> **Task to complete**:
Write out only the opening lines of the entries, through the line with "Observed emissions: zxyzxyywxwwyyyyzxwyzy".

> **Records**:
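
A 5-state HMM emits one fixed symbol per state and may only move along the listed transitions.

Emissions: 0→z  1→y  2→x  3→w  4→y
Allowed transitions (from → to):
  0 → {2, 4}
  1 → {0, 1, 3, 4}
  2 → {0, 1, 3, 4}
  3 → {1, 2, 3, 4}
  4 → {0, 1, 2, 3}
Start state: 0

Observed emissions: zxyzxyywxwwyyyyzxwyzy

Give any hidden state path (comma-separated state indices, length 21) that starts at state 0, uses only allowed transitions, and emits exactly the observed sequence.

0,2,1,0,2,1,1,3,2,3,3,1,4,1,1,0,2,3,1,0,4

  t0 'z' -> {0}, take 0 (start)
  t1 'x' -> {2}, take 2 (0->2 ok)
  t2 'y' -> {1,4}, take 1 (2->1 ok)
  t3 'z' -> {0}, take 0 (1->0 ok)
  t4 'x' -> {2}, take 2 (0->2 ok)
  t5 'y' -> {1,4}, take 1 (2->1 ok)
  t6 'y' -> {1,4}, take 1 (1->1 ok)
  t7 'w' -> {3}, take 3 (1->3 ok)
  t8 'x' -> {2}, take 2 (3->2 ok)
  t9 'w' -> {3}, take 3 (2->3 ok)
  t10 'w' -> {3}, take 3 (3->3 ok)
  t11 'y' -> {1,4}, take 1 (3->1 ok)
  t12 'y' -> {1,4}, take 4 (1->4 ok)
  t13 'y' -> {1,4}, take 1 (4->1 ok)
  t14 'y' -> {1,4}, take 1 (1->1 ok)
  t15 'z' -> {0}, take 0 (1->0 ok)
  t16 'x' -> {2}, take 2 (0->2 ok)
  t17 'w' -> {3}, take 3 (2->3 ok)
  t18 'y' -> {1,4}, take 1 (3->1 ok)
  t19 'z' -> {0}, take 0 (1->0 ok)
  t20 'y' -> {1,4}, take 4 (0->4 ok)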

> **Answer for the task**:
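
A 5-state HMM emits one fixed symbol per state and may only move along the listed transitions.

Emissions: 0→z  1→y  2→x  3→w  4→y
Allowed transitions (from → to):
  0 → {2, 4}
  1 → {0, 1, 3, 4}
  2 → {0, 1, 3, 4}
  3 → {1, 2, 3, 4}
  4 → {0, 1, 2, 3}
Start state: 0

Observed emissions: zxyzxyywxwwyyyyzxwyzy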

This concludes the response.